EXCERPTED RECORDS section start
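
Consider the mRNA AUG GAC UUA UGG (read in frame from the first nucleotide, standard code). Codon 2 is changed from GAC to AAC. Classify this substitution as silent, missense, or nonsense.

missense

Position 4 falls in codon 2: GAC → Asp.
After the substitution the codon is AAC → Asn.
Asp ≠ Asn, so this is a missense mutation.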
EXCERPTED RECORDS section end
- **TO DO**
Every record is to be retyped exactly as given.

- **EXPECTED ANSWER**
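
Consider the mRNA AUG GAC UUA UGG (read in frame from the first nucleotide, standard code). Codon 2 is changed from GAC to AAC. Classify this substitution as silent, missense, or nonsense.

missense

Position 4 falls in codon 2: GAC → Asp.
After the substitution the codon is AAC → Asn.
Asp ≠ Asn, so this is a missense mutation.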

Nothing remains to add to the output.